Stored items from a collection:
▬▬▬▬▬▬▬▬▬▬
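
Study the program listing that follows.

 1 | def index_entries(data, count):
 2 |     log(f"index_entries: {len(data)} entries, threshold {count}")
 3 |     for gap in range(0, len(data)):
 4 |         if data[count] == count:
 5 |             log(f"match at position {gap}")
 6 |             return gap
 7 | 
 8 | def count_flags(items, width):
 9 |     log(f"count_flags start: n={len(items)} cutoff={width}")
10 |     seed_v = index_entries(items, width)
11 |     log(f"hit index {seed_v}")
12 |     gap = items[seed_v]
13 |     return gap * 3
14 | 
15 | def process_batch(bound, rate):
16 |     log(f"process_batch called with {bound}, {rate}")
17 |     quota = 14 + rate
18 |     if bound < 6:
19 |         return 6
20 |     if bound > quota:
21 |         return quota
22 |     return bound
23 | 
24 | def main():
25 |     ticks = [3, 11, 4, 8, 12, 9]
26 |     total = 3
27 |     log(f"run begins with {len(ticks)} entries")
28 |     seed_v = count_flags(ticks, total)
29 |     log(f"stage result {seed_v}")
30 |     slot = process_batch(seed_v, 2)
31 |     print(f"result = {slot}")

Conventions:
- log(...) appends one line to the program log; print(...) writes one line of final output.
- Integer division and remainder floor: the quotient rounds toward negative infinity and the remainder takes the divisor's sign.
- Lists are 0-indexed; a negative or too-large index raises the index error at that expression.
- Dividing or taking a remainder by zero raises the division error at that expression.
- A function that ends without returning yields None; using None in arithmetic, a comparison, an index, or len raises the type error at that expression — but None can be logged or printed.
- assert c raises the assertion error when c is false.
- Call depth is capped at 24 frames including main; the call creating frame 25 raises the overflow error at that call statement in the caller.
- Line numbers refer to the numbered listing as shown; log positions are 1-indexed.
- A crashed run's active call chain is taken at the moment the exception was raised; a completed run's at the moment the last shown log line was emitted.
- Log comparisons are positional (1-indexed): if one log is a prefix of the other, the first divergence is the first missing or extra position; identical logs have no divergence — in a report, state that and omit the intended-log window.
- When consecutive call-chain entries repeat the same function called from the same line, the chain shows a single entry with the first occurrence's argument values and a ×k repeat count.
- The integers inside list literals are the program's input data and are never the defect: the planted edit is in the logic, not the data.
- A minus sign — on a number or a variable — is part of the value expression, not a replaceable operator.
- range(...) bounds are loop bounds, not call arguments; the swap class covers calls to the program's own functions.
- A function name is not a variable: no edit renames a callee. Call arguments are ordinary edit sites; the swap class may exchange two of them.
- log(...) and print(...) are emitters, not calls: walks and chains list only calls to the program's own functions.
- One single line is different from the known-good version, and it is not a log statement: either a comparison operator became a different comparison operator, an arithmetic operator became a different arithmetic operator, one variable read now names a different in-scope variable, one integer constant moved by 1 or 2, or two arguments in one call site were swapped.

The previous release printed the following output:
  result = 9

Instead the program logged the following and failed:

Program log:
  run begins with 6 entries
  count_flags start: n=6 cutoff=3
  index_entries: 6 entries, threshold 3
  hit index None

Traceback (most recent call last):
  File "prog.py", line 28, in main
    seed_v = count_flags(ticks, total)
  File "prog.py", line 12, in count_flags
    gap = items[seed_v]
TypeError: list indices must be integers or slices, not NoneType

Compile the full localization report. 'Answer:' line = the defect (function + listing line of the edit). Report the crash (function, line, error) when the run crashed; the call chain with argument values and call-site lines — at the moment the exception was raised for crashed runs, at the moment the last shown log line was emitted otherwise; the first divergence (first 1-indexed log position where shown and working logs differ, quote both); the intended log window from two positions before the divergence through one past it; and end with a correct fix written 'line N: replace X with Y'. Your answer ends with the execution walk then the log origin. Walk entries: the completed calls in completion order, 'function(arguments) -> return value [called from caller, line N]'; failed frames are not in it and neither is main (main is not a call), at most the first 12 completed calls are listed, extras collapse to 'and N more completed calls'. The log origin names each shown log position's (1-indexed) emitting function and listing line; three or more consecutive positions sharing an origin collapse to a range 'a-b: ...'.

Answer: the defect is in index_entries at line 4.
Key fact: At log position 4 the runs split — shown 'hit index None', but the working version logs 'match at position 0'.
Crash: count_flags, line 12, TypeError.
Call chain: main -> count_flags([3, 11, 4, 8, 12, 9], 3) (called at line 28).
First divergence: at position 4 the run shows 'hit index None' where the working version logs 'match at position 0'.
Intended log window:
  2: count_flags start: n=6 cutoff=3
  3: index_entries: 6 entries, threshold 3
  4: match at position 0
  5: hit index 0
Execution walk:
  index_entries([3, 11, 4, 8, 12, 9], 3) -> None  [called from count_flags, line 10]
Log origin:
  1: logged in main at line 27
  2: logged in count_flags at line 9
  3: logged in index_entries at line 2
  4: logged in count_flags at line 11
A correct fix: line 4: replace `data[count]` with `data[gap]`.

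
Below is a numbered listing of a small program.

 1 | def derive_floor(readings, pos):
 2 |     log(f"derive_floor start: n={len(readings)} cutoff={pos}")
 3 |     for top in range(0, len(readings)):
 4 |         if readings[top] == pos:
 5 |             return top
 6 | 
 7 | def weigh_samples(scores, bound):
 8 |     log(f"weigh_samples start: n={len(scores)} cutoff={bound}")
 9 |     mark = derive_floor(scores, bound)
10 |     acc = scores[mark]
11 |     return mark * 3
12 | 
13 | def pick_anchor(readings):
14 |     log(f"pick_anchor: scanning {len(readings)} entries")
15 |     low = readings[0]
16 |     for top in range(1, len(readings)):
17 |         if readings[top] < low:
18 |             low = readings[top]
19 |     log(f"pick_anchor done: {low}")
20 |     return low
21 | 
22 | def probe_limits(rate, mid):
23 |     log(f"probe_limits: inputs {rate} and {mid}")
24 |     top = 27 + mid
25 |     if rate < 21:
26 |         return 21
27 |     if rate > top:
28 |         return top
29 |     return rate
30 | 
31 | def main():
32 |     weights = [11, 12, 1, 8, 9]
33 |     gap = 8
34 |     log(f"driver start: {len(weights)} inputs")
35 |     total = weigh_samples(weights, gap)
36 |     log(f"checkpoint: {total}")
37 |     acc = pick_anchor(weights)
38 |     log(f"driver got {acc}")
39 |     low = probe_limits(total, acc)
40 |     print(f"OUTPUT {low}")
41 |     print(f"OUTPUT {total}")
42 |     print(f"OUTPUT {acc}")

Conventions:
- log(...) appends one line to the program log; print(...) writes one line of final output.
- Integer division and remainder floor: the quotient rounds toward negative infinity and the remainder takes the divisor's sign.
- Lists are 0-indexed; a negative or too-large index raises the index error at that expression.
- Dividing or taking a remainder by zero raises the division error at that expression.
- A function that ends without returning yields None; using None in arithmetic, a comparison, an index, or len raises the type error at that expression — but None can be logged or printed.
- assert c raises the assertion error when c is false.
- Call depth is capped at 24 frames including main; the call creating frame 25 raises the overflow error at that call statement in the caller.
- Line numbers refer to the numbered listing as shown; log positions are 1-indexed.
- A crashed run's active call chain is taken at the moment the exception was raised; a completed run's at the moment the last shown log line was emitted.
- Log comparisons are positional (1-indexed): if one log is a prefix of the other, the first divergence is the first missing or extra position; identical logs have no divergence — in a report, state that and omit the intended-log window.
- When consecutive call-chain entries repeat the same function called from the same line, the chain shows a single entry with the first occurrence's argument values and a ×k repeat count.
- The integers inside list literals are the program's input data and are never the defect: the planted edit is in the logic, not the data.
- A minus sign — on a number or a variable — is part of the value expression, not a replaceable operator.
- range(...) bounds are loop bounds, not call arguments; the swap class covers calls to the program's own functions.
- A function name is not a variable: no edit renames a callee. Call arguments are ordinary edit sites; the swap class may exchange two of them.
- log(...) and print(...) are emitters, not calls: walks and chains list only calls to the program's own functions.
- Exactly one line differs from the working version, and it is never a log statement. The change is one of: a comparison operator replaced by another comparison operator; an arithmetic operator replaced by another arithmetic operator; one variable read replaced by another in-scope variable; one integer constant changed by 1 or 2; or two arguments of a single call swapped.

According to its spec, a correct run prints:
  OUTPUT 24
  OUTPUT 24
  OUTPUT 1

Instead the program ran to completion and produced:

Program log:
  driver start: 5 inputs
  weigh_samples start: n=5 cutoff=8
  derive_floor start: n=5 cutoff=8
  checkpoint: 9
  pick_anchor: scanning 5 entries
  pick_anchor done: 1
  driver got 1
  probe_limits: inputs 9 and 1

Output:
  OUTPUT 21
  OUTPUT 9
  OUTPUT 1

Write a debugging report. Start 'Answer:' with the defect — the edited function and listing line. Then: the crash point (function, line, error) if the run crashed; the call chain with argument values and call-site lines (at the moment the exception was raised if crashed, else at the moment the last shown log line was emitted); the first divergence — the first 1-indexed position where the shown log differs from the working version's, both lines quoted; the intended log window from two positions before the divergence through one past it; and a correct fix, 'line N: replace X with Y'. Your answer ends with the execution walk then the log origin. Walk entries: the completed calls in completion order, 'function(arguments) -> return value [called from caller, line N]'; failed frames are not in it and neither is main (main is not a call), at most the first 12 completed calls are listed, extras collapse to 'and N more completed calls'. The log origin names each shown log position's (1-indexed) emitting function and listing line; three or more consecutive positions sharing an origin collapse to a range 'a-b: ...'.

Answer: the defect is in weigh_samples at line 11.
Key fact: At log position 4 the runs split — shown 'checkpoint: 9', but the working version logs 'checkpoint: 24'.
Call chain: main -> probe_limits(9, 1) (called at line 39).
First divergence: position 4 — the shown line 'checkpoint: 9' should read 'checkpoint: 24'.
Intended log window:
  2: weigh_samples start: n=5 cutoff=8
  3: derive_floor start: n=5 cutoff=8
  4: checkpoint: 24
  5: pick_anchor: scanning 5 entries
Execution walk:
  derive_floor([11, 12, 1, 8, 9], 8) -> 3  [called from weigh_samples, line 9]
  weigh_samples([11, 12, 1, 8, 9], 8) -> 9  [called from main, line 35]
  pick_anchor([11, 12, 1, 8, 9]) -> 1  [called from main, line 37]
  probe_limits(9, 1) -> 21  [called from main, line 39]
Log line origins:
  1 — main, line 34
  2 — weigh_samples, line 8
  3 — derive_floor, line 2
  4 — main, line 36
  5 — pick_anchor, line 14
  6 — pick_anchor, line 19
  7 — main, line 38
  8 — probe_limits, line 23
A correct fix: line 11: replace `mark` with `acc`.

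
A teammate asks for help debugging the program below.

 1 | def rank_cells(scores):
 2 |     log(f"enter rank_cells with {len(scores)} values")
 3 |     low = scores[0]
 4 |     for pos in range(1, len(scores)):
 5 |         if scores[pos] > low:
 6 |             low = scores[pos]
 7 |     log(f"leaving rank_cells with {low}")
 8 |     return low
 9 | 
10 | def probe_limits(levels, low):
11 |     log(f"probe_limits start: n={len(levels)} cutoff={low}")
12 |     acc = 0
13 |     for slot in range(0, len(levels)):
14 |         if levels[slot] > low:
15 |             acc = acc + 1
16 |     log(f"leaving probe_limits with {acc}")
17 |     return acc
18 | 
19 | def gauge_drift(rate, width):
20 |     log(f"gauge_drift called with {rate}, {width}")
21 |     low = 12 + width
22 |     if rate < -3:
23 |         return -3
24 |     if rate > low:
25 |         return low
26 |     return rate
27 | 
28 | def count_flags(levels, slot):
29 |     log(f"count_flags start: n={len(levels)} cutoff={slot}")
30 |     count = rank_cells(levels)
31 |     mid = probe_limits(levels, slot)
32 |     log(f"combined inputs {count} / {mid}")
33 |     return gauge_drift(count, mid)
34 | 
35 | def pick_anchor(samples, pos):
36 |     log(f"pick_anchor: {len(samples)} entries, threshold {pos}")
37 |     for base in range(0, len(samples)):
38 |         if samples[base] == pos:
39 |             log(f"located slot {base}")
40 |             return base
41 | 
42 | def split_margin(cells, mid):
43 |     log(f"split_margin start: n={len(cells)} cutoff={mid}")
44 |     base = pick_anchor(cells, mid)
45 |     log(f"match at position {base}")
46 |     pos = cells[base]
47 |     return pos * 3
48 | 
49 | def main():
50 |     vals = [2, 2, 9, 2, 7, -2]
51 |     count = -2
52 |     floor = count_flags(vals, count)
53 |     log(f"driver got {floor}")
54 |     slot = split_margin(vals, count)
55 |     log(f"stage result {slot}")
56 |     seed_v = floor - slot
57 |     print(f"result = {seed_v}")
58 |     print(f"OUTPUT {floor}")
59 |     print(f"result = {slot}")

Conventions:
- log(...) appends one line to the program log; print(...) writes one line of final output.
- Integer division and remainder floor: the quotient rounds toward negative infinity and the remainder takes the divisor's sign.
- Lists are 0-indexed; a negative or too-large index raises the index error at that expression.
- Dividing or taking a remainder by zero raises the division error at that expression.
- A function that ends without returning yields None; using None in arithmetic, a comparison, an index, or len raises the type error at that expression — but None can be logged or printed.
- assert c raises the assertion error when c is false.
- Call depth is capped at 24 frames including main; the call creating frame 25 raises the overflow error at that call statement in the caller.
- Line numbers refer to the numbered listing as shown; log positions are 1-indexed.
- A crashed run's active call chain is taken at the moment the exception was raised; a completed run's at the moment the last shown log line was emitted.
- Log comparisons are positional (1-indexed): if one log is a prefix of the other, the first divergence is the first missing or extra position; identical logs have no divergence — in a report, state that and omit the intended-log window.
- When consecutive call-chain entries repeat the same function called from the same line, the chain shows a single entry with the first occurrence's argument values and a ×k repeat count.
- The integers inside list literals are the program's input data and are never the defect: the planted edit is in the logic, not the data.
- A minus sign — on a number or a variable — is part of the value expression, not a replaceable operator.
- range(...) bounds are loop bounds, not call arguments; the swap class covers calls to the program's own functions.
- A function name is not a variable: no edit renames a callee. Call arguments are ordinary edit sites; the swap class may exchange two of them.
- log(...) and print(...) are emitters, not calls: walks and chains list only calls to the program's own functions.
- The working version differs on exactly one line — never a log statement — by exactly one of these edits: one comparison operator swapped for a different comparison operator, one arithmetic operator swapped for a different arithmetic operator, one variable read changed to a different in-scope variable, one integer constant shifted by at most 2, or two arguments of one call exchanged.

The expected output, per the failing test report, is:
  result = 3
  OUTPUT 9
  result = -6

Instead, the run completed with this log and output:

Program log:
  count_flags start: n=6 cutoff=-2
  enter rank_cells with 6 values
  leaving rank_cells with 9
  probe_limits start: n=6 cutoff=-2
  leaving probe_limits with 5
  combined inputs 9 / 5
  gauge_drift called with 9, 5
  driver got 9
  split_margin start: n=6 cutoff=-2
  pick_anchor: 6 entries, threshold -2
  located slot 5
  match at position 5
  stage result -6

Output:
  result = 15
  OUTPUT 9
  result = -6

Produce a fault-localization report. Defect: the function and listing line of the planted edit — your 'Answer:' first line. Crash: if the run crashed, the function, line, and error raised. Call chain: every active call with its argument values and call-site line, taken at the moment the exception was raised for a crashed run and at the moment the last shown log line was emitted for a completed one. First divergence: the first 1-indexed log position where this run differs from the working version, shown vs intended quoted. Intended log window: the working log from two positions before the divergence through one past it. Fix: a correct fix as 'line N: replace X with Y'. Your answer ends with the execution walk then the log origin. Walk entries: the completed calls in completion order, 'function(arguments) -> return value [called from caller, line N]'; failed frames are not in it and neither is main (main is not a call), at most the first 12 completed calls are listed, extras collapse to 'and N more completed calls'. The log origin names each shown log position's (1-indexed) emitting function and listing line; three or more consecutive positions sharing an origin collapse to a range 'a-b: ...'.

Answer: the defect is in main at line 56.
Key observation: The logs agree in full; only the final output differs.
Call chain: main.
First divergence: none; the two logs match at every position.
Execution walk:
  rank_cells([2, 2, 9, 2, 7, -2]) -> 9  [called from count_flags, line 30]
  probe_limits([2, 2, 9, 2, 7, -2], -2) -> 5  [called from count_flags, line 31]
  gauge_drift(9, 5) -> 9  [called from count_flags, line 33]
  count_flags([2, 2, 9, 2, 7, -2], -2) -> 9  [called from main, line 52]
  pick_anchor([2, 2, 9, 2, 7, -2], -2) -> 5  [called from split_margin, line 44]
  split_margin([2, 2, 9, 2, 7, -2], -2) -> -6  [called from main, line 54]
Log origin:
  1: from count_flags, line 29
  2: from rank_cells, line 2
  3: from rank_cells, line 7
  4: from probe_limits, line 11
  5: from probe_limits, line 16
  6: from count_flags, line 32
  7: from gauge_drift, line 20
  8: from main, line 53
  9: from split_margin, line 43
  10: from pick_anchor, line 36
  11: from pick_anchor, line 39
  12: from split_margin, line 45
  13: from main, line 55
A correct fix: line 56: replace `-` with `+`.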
▬▬▬▬▬▬▬▬▬▬
Copy out every line of the records that the string "width" appears in.

## Answer to this task
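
 8 | def count_flags(items, width):
 9 |     log(f"count_flags start: n={len(items)} cutoff={width}")
10 |     seed_v = index_entries(items, width)
19 | def gauge_drift(rate, width):
20 |     log(f"gauge_drift called with {rate}, {width}")
21 |     low = 12 + width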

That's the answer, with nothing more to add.